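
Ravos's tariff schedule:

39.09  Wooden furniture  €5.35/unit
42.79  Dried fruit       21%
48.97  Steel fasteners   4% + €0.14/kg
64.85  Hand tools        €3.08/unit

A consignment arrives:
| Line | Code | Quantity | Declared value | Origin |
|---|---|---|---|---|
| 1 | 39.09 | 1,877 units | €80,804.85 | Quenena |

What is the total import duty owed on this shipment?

€10,041.95

Line 1 (39.09, Quenena, 1,877 units, €80,804.85):
Base rate for 39.09 is €5.35/unit.
Duty = 1,877 × €5.35 = €10,041.95.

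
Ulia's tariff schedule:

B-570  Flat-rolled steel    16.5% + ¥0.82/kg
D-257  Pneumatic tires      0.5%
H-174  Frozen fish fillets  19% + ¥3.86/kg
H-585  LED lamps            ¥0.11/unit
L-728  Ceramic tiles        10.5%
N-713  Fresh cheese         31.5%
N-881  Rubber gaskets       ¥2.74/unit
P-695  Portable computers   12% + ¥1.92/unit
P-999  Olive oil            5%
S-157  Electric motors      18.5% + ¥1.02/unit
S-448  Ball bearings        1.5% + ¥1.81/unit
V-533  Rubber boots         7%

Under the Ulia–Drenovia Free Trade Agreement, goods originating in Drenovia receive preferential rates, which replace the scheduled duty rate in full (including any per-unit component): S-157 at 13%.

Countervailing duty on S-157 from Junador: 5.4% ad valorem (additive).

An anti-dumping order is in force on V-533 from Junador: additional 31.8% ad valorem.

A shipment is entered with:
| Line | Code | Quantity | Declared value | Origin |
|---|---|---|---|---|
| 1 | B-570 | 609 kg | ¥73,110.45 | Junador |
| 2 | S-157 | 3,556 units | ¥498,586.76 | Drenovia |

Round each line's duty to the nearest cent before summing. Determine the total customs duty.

Line 1 (B-570, Junador, 609 kg, ¥73,110.45):
Base rate for B-570 is 16.5% + ¥0.82/kg.
Duty = ¥73,110.45 × 16.5% + 609 × ¥0.82 = ¥12,562.60.
Line 2 (S-157, Drenovia, 3,556 units, ¥498,586.76):
Base rate for S-157 is 18.5% + ¥1.02/unit.
Origin Drenovia qualifies under the Ulia–Drenovia agreement and S-157 is covered: preferential rate 13% applies instead.
The additional-duty order on S-157 targets Junador, not Drenovia; it does not apply.
Duty = ¥498,586.76 × 13% = ¥64,816.28.
Total = ¥12,562.60 + ¥64,816.28 = ¥77,378.88.

¥77,378.88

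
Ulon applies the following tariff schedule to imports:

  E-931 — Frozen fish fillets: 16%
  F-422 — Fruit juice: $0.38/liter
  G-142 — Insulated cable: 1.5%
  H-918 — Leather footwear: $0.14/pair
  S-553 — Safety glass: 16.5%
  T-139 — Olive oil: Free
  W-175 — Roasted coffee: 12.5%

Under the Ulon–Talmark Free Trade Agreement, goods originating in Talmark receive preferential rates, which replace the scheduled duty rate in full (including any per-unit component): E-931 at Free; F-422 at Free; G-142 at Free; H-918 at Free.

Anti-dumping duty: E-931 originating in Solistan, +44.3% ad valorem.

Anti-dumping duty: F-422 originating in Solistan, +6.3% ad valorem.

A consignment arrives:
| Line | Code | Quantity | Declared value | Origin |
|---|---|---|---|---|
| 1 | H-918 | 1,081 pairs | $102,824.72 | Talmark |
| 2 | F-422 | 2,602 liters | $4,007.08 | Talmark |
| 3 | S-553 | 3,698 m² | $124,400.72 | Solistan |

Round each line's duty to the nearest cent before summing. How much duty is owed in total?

Line 1 (H-918, Talmark, 1,081 pairs, $102,824.72):
Base rate for H-918 is $0.14/pair.
Origin Talmark qualifies under the Ulon–Talmark agreement and H-918 is covered: preferential rate Free applies instead.
Duty = $102,824.72 × 0% = $0.00.
Line 2 (F-422, Talmark, 2,602 liters, $4,007.08):
Base rate for F-422 is $0.38/liter.
Origin Talmark qualifies under the Ulon–Talmark agreement and F-422 is covered: preferential rate Free applies instead.
The additional-duty order on F-422 targets Solistan, not Talmark; it does not apply.
Duty = $4,007.08 × 0% = $0.00.
Line 3 (S-553, Solistan, 3,698 m², $124,400.72):
Base rate for S-553 is 16.5%.
Duty = $124,400.72 × 16.5% = $20,526.12.
Total = $0.00 + $0.00 + $20,526.12 = $20,526.12.

$20,526.12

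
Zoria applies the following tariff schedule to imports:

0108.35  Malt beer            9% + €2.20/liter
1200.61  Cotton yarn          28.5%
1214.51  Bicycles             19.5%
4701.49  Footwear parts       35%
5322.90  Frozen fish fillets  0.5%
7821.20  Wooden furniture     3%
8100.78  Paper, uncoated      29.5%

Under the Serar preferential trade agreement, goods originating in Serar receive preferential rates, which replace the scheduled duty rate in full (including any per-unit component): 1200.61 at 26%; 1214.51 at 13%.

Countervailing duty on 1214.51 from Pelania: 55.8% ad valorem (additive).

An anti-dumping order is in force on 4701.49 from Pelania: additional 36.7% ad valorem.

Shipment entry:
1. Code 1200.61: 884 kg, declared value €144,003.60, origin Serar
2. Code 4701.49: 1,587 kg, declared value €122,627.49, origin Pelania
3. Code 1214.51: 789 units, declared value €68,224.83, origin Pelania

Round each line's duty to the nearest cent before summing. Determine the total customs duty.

€176,738.15

Line 1 (1200.61, Serar, 884 kg, €144,003.60):
Base rate for 1200.61 is 28.5%.
Origin Serar qualifies under the Zoria–Serar agreement and 1200.61 is covered: preferential rate 26% applies instead.
Duty = €144,003.60 × 26% = €37,440.94.
Line 2 (4701.49, Pelania, 1,587 kg, €122,627.49):
Base rate for 4701.49 is 35%.
Additional duty on 4701.49 from Pelania: +36.7%. Applied ad valorem rate: 35% + 36.7% = 71.7%.
Duty = €122,627.49 × 71.7% = €87,923.91.
Line 3 (1214.51, Pelania, 789 units, €68,224.83):
Base rate for 1214.51 is 19.5%.
1214.51 has an FTA preferential rate, but origin Pelania is not Serar; base rate stands.
Additional duty on 1214.51 from Pelania: +55.8%. Applied ad valorem rate: 19.5% + 55.8% = 75.3%.
Duty = €68,224.83 × 75.3% = €51,373.30.
Total = €37,440.94 + €87,923.91 + €51,373.30 = €176,738.15.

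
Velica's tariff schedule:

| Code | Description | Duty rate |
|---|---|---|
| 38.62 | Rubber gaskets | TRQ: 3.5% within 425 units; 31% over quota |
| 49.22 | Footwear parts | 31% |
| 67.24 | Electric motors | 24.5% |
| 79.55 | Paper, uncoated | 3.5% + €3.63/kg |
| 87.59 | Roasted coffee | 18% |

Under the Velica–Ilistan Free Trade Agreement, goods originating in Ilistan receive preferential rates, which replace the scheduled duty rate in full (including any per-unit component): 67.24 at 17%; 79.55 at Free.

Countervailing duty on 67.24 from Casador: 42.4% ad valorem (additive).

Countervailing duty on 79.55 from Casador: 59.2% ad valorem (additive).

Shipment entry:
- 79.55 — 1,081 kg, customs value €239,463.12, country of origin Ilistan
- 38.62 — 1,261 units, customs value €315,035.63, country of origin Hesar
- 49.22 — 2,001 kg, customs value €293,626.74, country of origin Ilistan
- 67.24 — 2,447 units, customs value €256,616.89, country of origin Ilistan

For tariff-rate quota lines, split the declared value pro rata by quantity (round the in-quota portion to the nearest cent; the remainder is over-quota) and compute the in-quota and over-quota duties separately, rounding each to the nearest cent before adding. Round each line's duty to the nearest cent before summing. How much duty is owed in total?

€203,111.32

Line 1 (79.55, Ilistan, 1,081 kg, €239,463.12):
Base rate for 79.55 is 3.5% + €3.63/kg.
Origin Ilistan qualifies under the Velica–Ilistan agreement and 79.55 is covered: preferential rate Free applies instead.
The additional-duty order on 79.55 targets Casador, not Ilistan; it does not apply.
Duty = €239,463.12 × 0% = €0.00.
Line 2 (38.62, Hesar, 1,261 units, €315,035.63):
Code 38.62 is under a tariff-rate quota (threshold 425 units). In-quota: 425 units at 3.5%; over-quota: 836 units at 31%.
Pro-rata value split: in-quota = €315,035.63 × 425/1,261 = €106,177.75; over-quota = €315,035.63 − €106,177.75 = €208,857.88.
In-quota duty = €106,177.75 × 3.5% = €3,716.22. Over-quota duty = €208,857.88 × 31% = €64,745.94.
Line duty = €3,716.22 + €64,745.94 = €68,462.16.
Line 3 (49.22, Ilistan, 2,001 kg, €293,626.74):
Base rate for 49.22 is 31%.
Origin Ilistan is the FTA partner but 49.22 is not on the preference list; base rate stands.
Duty = €293,626.74 × 31% = €91,024.29.
Line 4 (67.24, Ilistan, 2,447 units, €256,616.89):
Base rate for 67.24 is 24.5%.
Origin Ilistan qualifies under the Velica–Ilistan agreement and 67.24 is covered: preferential rate 17% applies instead.
The additional-duty order on 67.24 targets Casador, not Ilistan; it does not apply.
Duty = €256,616.89 × 17% = €43,624.87.
Total = €0.00 + €68,462.16 + €91,024.29 + €43,624.87 = €203,111.32.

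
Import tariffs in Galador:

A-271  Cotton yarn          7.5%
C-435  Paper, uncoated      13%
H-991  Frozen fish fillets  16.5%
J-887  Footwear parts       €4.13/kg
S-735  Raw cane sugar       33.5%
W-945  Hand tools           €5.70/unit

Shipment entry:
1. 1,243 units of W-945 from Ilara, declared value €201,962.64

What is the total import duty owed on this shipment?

Line 1 (W-945, Ilara, 1,243 units, €201,962.64):
Base rate for W-945 is €5.70/unit.
Duty = 1,243 × €5.70 = €7,085.10.

€7,085.10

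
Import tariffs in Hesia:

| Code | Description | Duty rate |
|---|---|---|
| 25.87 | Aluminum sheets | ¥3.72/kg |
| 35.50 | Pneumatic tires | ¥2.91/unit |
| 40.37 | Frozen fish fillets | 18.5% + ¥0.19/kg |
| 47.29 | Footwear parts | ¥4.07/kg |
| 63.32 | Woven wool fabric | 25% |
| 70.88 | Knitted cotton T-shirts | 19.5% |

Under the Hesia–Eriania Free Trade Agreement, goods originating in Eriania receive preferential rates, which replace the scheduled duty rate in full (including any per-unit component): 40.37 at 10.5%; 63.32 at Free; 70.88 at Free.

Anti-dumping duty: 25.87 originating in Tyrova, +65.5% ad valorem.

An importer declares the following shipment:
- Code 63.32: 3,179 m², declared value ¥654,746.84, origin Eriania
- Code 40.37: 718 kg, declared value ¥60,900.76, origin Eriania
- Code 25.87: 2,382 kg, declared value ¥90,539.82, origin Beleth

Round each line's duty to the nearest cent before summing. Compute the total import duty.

¥15,255.62

Line 1 (63.32, Eriania, 3,179 m², ¥654,746.84):
Base rate for 63.32 is 25%.
Origin Eriania qualifies under the Hesia–Eriania agreement and 63.32 is covered: preferential rate Free applies instead.
Duty = ¥654,746.84 × 0% = ¥0.00.
Line 2 (40.37, Eriania, 718 kg, ¥60,900.76):
Base rate for 40.37 is 18.5% + ¥0.19/kg.
Origin Eriania qualifies under the Hesia–Eriania agreement and 40.37 is covered: preferential rate 10.5% applies instead.
Duty = ¥60,900.76 × 10.5% = ¥6,394.58.
Line 3 (25.87, Beleth, 2,382 kg, ¥90,539.82):
Base rate for 25.87 is ¥3.72/kg.
The additional-duty order on 25.87 targets Tyrova, not Beleth; it does not apply.
Duty = 2,382 × ¥3.72 = ¥8,861.04.
Total = ¥0.00 + ¥6,394.58 + ¥8,861.04 = ¥15,255.62.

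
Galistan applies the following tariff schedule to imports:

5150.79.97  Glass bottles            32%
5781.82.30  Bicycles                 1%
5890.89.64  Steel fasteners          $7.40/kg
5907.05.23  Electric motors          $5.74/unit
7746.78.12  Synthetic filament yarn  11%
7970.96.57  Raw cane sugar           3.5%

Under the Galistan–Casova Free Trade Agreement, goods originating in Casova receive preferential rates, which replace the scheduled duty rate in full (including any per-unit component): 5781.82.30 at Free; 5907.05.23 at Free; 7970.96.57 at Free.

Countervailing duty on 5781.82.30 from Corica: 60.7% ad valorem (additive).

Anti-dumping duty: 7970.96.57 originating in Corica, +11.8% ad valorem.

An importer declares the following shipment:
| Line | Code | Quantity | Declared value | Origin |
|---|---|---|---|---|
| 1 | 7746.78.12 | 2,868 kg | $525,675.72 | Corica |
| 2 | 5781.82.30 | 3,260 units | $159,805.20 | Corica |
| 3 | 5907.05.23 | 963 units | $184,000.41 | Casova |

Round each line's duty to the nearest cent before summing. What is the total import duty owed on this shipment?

$156,424.14

Line 1 (7746.78.12, Corica, 2,868 kg, $525,675.72):
Base rate for 7746.78.12 is 11%.
Duty = $525,675.72 × 11% = $57,824.33.
Line 2 (5781.82.30, Corica, 3,260 units, $159,805.20):
Base rate for 5781.82.30 is 1%.
5781.82.30 has an FTA preferential rate, but origin Corica is not Casova; base rate stands.
Additional duty on 5781.82.30 from Corica: +60.7%. Applied ad valorem rate: 1% + 60.7% = 61.7%.
Duty = $159,805.20 × 61.7% = $98,599.81.
Line 3 (5907.05.23, Casova, 963 units, $184,000.41):
Base rate for 5907.05.23 is $5.74/unit.
Origin Casova qualifies under the Galistan–Casova agreement and 5907.05.23 is covered: preferential rate Free applies instead.
Duty = $184,000.41 × 0% = $0.00.
Total = $57,824.33 + $98,599.81 + $0.00 = $156,424.14.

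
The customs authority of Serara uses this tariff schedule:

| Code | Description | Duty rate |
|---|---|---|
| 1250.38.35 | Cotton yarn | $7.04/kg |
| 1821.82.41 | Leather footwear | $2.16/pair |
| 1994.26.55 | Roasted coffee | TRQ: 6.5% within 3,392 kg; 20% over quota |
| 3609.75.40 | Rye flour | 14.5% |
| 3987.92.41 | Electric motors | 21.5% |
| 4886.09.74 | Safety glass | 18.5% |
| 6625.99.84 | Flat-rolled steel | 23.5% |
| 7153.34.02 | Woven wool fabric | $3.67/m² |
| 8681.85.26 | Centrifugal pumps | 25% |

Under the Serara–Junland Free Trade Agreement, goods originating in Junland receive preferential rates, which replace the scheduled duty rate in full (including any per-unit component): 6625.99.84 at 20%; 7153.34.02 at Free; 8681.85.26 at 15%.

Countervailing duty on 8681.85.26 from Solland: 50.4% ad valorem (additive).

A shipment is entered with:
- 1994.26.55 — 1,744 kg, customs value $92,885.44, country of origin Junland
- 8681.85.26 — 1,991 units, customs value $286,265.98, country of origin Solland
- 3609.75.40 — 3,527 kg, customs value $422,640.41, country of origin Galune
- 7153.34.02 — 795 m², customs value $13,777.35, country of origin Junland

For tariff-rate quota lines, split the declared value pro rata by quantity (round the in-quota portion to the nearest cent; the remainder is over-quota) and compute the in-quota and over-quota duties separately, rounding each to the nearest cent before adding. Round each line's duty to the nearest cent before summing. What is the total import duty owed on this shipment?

$283,164.96

Line 1 (1994.26.55, Junland, 1,744 kg, $92,885.44):
Code 1994.26.55 is under a tariff-rate quota (threshold 3,392 kg). Quantity 1,744 kg is within the quota, so the in-quota rate 6.5% applies to the full value.
Duty = $92,885.44 × 6.5% = $6,037.55.
Line 2 (8681.85.26, Solland, 1,991 units, $286,265.98):
Base rate for 8681.85.26 is 25%.
8681.85.26 has an FTA preferential rate, but origin Solland is not Junland; base rate stands.
Additional duty on 8681.85.26 from Solland: +50.4%. Applied ad valorem rate: 25% + 50.4% = 75.4%.
Duty = $286,265.98 × 75.4% = $215,844.55.
Line 3 (3609.75.40, Galune, 3,527 kg, $422,640.41):
Base rate for 3609.75.40 is 14.5%.
Duty = $422,640.41 × 14.5% = $61,282.86.
Line 4 (7153.34.02, Junland, 795 m², $13,777.35):
Base rate for 7153.34.02 is $3.67/m².
Origin Junland qualifies under the Serara–Junland agreement and 7153.34.02 is covered: preferential rate Free applies instead.
Duty = $13,777.35 × 0% = $0.00.
Total = $6,037.55 + $215,844.55 + $61,282.86 + $0.00 = $283,164.96.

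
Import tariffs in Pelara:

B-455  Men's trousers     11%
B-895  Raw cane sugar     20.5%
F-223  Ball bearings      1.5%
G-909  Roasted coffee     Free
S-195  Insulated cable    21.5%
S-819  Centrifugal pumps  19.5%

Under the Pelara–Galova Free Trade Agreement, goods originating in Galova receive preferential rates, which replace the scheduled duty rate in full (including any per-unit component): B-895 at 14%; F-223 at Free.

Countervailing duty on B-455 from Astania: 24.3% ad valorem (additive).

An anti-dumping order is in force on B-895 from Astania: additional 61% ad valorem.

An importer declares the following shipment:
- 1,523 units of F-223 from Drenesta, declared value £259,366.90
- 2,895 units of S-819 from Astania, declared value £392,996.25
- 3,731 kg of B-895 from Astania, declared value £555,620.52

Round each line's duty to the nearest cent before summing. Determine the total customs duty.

£533,355.49

Line 1 (F-223, Drenesta, 1,523 units, £259,366.90):
Base rate for F-223 is 1.5%.
F-223 has an FTA preferential rate, but origin Drenesta is not Galova; base rate stands.
Duty = £259,366.90 × 1.5% = £3,890.50.
Line 2 (S-819, Astania, 2,895 units, £392,996.25):
Base rate for S-819 is 19.5%.
Duty = £392,996.25 × 19.5% = £76,634.27.
Line 3 (B-895, Astania, 3,731 kg, £555,620.52):
Base rate for B-895 is 20.5%.
B-895 has an FTA preferential rate, but origin Astania is not Galova; base rate stands.
Additional duty on B-895 from Astania: +61%. Applied ad valorem rate: 20.5% + 61% = 81.5%.
Duty = £555,620.52 × 81.5% = £452,830.72.
Total = £3,890.50 + £76,634.27 + £452,830.72 = £533,355.49.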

************

▶ _WHAT YOU NEED TO DO_
Return only the stretch of the material above from the line holding "footwear | $2.16/pair |" through the line holding "- 7153.34.02 —", copied exactly.

▶ _SOLUTION TO THE PROBLEM_
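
| 1821.82.41 | Leather footwear | $2.16/pair |
| 1994.26.55 | Roasted coffee | TRQ: 6.5% within 3,392 kg; 20% over quota |
| 3609.75.40 | Rye flour | 14.5% |
| 3987.92.41 | Electric motors | 21.5% |
| 4886.09.74 | Safety glass | 18.5% |
| 6625.99.84 | Flat-rolled steel | 23.5% |
| 7153.34.02 | Woven wool fabric | $3.67/m² |
| 8681.85.26 | Centrifugal pumps | 25% |

Under the Serara–Junland Free Trade Agreement, goods originating in Junland receive preferential rates, which replace the scheduled duty rate in full (including any per-unit component): 6625.99.84 at 20%; 7153.34.02 at Free; 8681.85.26 at 15%.

Countervailing duty on 8681.85.26 from Solland: 50.4% ad valorem (additive).

A shipment is entered with:
- 1994.26.55 — 1,744 kg, customs value $92,885.44, country of origin Junland
- 8681.85.26 — 1,991 units, customs value $286,265.98, country of origin Solland
- 3609.75.40 — 3,527 kg, customs value $422,640.41, country of origin Galune
- 7153.34.02 — 795 m², customs value $13,777.35, country of origin Junland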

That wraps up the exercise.